> **Data to process**:
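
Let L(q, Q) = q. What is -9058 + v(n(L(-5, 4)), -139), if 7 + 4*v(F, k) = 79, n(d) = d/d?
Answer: -9040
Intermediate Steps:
n(d) = 1
v(F, k) = 18 (v(F, k) = -7/4 + (1/4)*79 = -7/4 + 79/4 = 18)
-9058 + v(n(L(-5, 4)), -139) = -9058 + 18 = -9040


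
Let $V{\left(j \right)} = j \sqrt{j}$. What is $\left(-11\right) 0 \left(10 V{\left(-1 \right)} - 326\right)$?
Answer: $0$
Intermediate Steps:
$V{\left(j \right)} = j^{\frac{3}{2}}$
$\left(-11\right) 0 \left(10 V{\left(-1 \right)} - 326\right) = \left(-11\right) 0 \left(10 \left(-1\right)^{\frac{3}{2}} - 326\right) = 0 \left(10 \left(- i\right) - 326\right) = 0 \left(- 10 i - 326\right) = 0 \left(-326 - 10 i\right) = 0$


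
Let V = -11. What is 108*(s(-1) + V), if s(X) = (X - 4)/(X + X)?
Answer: -918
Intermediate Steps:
s(X) = (-4 + X)/(2*X) (s(X) = (-4 + X)/((2*X)) = (-4 + X)*(1/(2*X)) = (-4 + X)/(2*X))
108*(s(-1) + V) = 108*((½)*(-4 - 1)/(-1) - 11) = 108*((½)*(-1)*(-5) - 11) = 108*(5/2 - 11) = 108*(-17/2) = -918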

> **About this exercise**: With the string "What" as the key, filter the data above and show the lines that match.

> **Response below**:
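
Let L(q, Q) = q. What is -9058 + v(n(L(-5, 4)), -139), if 7 + 4*v(F, k) = 79, n(d) = d/d?
Let $V{\left(j \right)} = j \sqrt{j}$. What is $\left(-11\right) 0 \left(10 V{\left(-1 \right)} - 326\right)$?
Let V = -11. What is 108*(s(-1) + V), if s(X) = (X - 4)/(X + X)?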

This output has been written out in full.